> Dataset
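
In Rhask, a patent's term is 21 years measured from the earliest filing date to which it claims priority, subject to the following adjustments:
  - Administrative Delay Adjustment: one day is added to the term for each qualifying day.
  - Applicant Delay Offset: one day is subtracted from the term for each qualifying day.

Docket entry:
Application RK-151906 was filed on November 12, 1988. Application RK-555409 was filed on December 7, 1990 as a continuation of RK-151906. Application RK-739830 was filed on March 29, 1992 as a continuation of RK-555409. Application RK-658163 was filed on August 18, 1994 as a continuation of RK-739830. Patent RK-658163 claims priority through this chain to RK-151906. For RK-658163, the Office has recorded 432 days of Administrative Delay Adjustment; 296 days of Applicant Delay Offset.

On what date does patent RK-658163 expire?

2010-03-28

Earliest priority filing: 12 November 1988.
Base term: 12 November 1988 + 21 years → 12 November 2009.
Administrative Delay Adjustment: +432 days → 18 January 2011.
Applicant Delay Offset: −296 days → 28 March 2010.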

* * *

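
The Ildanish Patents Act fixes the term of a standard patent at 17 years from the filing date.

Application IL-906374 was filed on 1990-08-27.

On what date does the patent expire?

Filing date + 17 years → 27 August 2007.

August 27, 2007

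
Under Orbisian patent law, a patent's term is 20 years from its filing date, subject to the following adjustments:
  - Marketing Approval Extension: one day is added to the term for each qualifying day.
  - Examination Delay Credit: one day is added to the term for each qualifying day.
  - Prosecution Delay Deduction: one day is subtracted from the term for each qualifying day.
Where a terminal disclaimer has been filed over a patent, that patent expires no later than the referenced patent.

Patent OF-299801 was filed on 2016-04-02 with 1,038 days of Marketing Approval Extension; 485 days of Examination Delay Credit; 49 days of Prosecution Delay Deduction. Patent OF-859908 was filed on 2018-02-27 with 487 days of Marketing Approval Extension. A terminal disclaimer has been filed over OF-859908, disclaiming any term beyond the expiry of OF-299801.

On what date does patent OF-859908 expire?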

---

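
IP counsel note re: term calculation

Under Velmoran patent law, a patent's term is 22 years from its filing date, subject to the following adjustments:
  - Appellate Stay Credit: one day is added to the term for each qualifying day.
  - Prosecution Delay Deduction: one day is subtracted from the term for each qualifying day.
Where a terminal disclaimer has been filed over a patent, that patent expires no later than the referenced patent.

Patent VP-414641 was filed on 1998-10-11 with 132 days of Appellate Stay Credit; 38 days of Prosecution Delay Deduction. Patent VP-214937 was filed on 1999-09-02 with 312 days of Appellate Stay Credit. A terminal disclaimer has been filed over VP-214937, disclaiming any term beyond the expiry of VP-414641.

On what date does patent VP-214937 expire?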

> Your task
Would you copy out exactly the lines above that start at the one containing "- Appellate Stay" and end at the one containing "On what date does patent VP-214937 expire?", inclusive?

> Response to this task
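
  - Appellate Stay Credit: one day is added to the term for each qualifying day.
  - Prosecution Delay Deduction: one day is subtracted from the term for each qualifying day.
Where a terminal disclaimer has been filed over a patent, that patent expires no later than the referenced patent.

Patent VP-414641 was filed on 1998-10-11 with 132 days of Appellate Stay Credit; 38 days of Prosecution Delay Deduction. Patent VP-214937 was filed on 1999-09-02 with 312 days of Appellate Stay Credit. A terminal disclaimer has been filed over VP-214937, disclaiming any term beyond the expiry of VP-414641.

On what date does patent VP-214937 expire?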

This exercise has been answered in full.